Given entries:
────────

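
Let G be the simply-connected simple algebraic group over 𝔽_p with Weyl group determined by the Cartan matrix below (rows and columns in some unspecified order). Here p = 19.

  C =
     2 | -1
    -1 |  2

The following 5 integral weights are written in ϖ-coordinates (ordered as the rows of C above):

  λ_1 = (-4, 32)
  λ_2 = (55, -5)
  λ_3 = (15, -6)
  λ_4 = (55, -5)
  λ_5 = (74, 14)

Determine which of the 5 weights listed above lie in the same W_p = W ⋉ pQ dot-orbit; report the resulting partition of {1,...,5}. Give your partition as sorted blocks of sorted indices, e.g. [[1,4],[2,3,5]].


Root system A_2: the 2×2 matrix C matches after relabeling.

λ_j+ρ reflected into Ā_19 (⟨·,θ^∨⟩≤19); 2-tuples as given:

  [1] (11, 5)
  [2] (4, 1)
  [3] (11, 5)
  [4] (4, 1)
  [5] (4, 1)

2 distinct reps among the 5 weights ⇒ 2 W_19-linkage classes:

[[1, 3], [2, 4, 5]]


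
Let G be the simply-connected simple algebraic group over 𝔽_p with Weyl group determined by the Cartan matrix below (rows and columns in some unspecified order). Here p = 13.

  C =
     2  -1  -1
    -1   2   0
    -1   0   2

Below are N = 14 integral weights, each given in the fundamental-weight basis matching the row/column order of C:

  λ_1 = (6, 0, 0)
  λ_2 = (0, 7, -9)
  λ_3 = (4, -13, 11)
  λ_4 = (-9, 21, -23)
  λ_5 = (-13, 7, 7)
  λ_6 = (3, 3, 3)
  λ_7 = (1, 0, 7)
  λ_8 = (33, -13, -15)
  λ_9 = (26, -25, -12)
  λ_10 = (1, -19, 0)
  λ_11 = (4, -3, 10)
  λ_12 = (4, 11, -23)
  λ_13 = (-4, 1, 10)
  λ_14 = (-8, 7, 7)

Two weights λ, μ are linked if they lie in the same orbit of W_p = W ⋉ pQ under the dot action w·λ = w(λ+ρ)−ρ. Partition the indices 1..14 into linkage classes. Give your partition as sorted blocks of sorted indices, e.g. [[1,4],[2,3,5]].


Type A_3, rank 3, |W|=24; reorder rows/cols to standard.

Ā_13 reps of the 14 weights (A_3, coords as presented):

  λ_1 → (7, 1, 1)
  λ_2 → (7, 1, 1)
  λ_3 → (7, 1, 1)
  λ_4 → (4, 4, 4)
  λ_5 → (4, 4, 4)
  λ_6 → (4, 4, 4)
  λ_7 → (2, 1, 8)
  λ_8 → (7, 1, 1)
  λ_9 → (2, 1, 8)
  λ_10 → (2, 1, 8)
  λ_11 → (2, 1, 8)
  λ_12 → (4, 4, 4)
  λ_13 → (2, 1, 8)
  λ_14 → (7, 1, 1)

These 14 weights hit 3 W_13-dot-orbits; sizes (5, 4, 5):

[[1, 2, 3, 8, 14], [4, 5, 6, 12], [7, 9, 10, 11, 13]]


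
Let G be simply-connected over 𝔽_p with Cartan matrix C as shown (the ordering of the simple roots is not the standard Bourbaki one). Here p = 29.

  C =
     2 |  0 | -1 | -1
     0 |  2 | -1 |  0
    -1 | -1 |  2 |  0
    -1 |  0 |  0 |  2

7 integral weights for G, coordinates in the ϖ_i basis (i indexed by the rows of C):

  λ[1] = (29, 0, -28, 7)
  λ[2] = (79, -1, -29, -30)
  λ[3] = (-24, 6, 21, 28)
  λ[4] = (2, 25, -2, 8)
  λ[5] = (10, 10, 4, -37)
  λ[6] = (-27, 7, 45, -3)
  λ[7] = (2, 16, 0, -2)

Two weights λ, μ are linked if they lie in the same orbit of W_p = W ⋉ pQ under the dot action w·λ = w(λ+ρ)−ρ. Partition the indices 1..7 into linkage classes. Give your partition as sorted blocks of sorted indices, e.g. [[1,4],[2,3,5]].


C ↔ A_4 under row/col permutation; |W(A_4)| = 120.

Ā_29 reps of the 7 weights (A_4, coords as presented):

    λ_1 → (2, 17, 1, 1)
    λ_2 → (22, 0, 1, 0)
    λ_3 → (22, 0, 1, 0)
    λ_4 → (2, 17, 1, 1)
    λ_5 → (5, 2, 11, 4)
    λ_6 → (2, 17, 1, 1)
    λ_7 → (2, 17, 1, 1)

Grouping the 7 weights by Ā_29-representative: 3 linkage classes.

[[1, 4, 6, 7], [2, 3], [5]]


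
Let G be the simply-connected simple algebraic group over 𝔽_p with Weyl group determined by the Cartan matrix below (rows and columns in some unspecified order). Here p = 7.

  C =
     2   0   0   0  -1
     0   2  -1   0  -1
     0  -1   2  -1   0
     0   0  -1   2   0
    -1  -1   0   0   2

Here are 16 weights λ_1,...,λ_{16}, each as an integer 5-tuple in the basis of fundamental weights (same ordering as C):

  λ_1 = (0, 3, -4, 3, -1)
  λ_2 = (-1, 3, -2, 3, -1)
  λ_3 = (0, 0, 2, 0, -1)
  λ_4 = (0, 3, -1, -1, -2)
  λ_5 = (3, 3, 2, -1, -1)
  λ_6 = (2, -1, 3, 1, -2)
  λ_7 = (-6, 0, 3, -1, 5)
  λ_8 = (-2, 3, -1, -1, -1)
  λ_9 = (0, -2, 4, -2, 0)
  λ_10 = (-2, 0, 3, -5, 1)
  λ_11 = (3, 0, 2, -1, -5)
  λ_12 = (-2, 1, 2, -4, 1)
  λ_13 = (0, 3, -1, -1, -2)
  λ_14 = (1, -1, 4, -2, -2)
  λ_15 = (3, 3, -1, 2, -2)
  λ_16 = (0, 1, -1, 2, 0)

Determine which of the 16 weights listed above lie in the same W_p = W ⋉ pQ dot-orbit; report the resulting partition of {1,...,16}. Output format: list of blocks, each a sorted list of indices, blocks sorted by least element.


Cartan matrix: type A_5 (|W|=720); un-permuting the 5 rows.

Folding the 16 weights λ_j+ρ into Ā_7 (reps in the given 5-coord order):

  [1] (1, 1, 3, 1, 0)
  [2] (0, 3, 1, 3, 0)
  [3] (1, 1, 3, 1, 0)
  [4] (0, 3, 0, 0, 1)
  [5] (0, 3, 1, 3, 0)
  [6] (1, 1, 3, 1, 0)
  [7] (1, 1, 0, 4, 1)
  [8] (0, 3, 0, 0, 1)
  [9] (1, 1, 3, 1, 0)
  [10] (1, 1, 0, 4, 1)
  [11] (0, 3, 0, 0, 1)
  [12] (1, 2, 0, 3, 1)
  [13] (0, 3, 0, 0, 1)
  [14] (1, 1, 3, 1, 0)
  [15] (0, 3, 0, 0, 1)
  [16] (1, 2, 0, 3, 1)

Partition of {1..16} into 5 W_7-dot-orbits:

[[1, 3, 6, 9, 14], [2, 5], [4, 8, 11, 13, 15], [7, 10], [12, 16]]


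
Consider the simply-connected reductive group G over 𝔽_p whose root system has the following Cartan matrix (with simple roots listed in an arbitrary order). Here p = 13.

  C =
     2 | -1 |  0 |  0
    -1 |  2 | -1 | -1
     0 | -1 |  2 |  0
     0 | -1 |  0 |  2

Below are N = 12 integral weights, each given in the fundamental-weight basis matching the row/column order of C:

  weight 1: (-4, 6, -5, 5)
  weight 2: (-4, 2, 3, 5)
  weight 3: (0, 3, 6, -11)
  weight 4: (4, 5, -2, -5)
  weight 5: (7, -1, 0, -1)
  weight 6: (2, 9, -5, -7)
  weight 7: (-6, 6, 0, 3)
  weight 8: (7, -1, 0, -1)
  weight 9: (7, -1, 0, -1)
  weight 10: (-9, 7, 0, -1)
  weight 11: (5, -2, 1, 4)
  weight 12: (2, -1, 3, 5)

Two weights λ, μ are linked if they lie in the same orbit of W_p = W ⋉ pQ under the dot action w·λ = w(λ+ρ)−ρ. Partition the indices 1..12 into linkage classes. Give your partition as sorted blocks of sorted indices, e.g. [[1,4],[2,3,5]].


Dynkin diagram of C (from the 6 off-diagonal −1 entries): D_4.

W_13-reps of the 12 weights in Ā_13 (same 4-coord order as C):

  λ_1+ρ ↦ (3, 0, 4, 6) · λ_2+ρ ↦ (3, 0, 4, 6) · λ_3+ρ ↦ (5, 1, 1, 4) · λ_4+ρ ↦ (5, 1, 1, 4) · λ_5+ρ ↦ (8, 0, 1, 0) · λ_6+ρ ↦ (3, 0, 4, 6) · λ_7+ρ ↦ (5, 1, 1, 4) · λ_8+ρ ↦ (8, 0, 1, 0) · λ_9+ρ ↦ (8, 0, 1, 0) · λ_10+ρ ↦ (8, 0, 1, 0) · λ_11+ρ ↦ (5, 1, 1, 4) · λ_12+ρ ↦ (3, 0, 4, 6)

3 distinct reps among the 12 weights ⇒ 3 W_13-linkage classes:

[[1, 2, 6, 12], [3, 4, 7, 11], [5, 8, 9, 10]]


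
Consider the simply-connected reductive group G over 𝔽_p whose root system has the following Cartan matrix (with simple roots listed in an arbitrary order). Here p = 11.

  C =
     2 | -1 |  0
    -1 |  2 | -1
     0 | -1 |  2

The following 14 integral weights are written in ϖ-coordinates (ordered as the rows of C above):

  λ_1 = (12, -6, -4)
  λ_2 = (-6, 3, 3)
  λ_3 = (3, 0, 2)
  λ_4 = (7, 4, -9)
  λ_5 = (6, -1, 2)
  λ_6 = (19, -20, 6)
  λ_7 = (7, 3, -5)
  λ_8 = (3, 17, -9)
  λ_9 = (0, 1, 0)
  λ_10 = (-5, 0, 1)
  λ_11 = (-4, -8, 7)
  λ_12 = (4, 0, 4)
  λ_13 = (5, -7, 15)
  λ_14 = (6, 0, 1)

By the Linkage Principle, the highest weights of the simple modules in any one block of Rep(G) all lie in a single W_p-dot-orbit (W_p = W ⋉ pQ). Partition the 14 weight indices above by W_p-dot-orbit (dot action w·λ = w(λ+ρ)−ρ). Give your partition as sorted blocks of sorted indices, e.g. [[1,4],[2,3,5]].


Dynkin diagram of C (from the 4 off-diagonal −1 entries): A_3.

Alcove-folded reps (p=11, 14 weights, presented ϖ-order):

  λ_1 → (3, 3, 3);  λ_2 → (4, 1, 3);  λ_3 → (4, 1, 3);  λ_4 → (3, 3, 3);  λ_5 → (7, 0, 3);  λ_6 → (7, 1, 2);  λ_7 → (7, 0, 3);  λ_8 → (7, 0, 3);  λ_9 → (1, 2, 1);  λ_10 → (1, 2, 1);  λ_11 → (7, 1, 2);  λ_12 → (5, 1, 5);  λ_13 → (5, 1, 5);  λ_14 → (7, 1, 2)

Partition of {1..14} into 6 W_11-dot-orbits:

[[1, 4], [2, 3], [5, 7, 8], [6, 11, 14], [9, 10], [12, 13]]


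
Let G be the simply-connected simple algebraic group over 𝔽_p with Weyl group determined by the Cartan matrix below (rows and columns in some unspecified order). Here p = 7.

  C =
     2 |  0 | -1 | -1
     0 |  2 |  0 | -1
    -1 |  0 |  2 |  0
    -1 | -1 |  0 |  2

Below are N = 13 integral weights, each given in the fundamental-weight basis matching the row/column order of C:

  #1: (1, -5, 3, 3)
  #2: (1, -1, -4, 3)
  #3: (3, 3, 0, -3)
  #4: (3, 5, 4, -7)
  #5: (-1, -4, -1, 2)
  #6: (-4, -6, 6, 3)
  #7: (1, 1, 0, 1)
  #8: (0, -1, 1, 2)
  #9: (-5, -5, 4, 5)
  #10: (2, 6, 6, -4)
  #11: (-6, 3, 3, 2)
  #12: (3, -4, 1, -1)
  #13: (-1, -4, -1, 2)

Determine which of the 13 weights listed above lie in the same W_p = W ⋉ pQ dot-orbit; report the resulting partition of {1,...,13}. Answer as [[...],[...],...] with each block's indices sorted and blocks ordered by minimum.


C ↔ A_4 under row/col permutation; |W(A_4)| = 120.

Ā_7 reps of the 13 weights (A_4, coords as presented):

  λ_1+ρ ↦ (2, 1, 1, 0) · λ_2+ρ ↦ (1, 0, 2, 3) · λ_3+ρ ↦ (2, 2, 1, 2) · λ_4+ρ ↦ (2, 2, 1, 2) · λ_5+ρ ↦ (0, 3, 0, 0) · λ_6+ρ ↦ (1, 0, 2, 3) · λ_7+ρ ↦ (2, 2, 1, 2) · λ_8+ρ ↦ (1, 0, 2, 3) · λ_9+ρ ↦ (2, 2, 1, 2) · λ_10+ρ ↦ (0, 3, 0, 0) · λ_11+ρ ↦ (2, 2, 1, 2) · λ_12+ρ ↦ (1, 0, 2, 3) · λ_13+ρ ↦ (0, 3, 0, 0)

4 distinct reps among the 13 weights ⇒ 4 W_7-linkage classes:

[[1], [2, 6, 8, 12], [3, 4, 7, 9, 11], [5, 10, 13]]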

────────

Your instructions: Determine the number of lines in the data that include the word "written", and provide that number without comment.

Response to this task: 2